## EXERCISE INSTRUCTIONS
Reproduce the closing run of lines below verbatim, from the line that contains "Answer: 2*I*sqrt(7207) ≈ 169.79*I" up to and including the final line.

========================

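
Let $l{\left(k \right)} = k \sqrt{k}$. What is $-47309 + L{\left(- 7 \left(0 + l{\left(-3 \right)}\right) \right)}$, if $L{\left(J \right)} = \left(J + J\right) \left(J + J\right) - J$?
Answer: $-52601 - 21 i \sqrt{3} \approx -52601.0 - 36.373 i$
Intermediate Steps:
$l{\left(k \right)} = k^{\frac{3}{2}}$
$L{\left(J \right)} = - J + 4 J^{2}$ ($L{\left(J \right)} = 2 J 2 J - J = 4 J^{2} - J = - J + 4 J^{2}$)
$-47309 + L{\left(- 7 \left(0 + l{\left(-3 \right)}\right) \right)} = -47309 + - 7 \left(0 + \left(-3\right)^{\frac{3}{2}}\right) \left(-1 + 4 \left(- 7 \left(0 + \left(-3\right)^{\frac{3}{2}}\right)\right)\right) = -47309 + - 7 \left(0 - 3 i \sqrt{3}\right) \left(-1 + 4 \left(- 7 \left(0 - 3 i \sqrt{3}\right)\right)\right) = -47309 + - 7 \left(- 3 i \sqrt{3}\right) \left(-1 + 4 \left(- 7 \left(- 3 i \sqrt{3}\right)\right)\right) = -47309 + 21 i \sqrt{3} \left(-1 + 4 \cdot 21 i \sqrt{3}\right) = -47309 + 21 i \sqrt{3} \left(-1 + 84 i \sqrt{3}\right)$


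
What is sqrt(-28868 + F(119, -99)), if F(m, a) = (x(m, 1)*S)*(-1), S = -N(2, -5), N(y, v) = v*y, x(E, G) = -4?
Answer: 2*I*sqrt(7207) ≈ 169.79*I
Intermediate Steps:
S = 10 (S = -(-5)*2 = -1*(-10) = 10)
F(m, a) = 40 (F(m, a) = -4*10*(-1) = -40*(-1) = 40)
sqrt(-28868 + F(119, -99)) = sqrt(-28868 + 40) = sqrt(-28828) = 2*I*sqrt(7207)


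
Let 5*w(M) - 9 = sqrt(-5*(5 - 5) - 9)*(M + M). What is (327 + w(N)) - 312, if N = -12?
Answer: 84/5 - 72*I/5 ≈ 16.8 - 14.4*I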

========================

## TASK SOLUTION
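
Answer: 2*I*sqrt(7207) ≈ 169.79*I
Intermediate Steps:
S = 10 (S = -(-5)*2 = -1*(-10) = 10)
F(m, a) = 40 (F(m, a) = -4*10*(-1) = -40*(-1) = 40)
sqrt(-28868 + F(119, -99)) = sqrt(-28868 + 40) = sqrt(-28828) = 2*I*sqrt(7207)


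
Let 5*w(M) - 9 = sqrt(-5*(5 - 5) - 9)*(M + M). What is (327 + w(N)) - 312, if N = -12?
Answer: 84/5 - 72*I/5 ≈ 16.8 - 14.4*I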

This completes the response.